Stored items:
=== Begin Enclosure ===
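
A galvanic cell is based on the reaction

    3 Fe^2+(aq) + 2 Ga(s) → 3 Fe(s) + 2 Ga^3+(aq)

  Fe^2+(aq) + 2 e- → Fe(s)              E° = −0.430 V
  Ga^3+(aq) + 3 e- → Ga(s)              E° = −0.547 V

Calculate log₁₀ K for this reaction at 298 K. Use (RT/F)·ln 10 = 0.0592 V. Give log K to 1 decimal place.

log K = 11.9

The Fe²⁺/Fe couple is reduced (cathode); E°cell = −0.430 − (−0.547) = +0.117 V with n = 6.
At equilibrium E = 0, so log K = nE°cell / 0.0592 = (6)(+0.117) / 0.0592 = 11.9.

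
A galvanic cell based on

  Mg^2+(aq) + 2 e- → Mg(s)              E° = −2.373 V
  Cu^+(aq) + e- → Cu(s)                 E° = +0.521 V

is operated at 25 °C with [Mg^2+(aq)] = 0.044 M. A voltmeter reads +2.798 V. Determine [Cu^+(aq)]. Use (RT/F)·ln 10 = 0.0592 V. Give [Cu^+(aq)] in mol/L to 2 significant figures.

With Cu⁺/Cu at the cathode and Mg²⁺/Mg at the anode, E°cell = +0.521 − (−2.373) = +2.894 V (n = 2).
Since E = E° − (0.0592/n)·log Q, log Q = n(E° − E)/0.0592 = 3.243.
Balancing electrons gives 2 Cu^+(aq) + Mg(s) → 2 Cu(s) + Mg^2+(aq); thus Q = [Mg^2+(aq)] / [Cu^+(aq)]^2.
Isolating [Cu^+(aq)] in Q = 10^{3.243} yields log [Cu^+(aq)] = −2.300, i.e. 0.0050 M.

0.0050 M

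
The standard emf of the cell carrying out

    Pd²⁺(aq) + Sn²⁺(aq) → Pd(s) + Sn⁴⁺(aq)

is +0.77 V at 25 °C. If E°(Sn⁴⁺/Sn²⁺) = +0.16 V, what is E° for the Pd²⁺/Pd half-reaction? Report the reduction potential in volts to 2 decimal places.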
=== End Enclosure ===
From the data above, copy each line that holds "galvanic".

** Exercise result **
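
A galvanic cell is based on the reaction
A galvanic cell based on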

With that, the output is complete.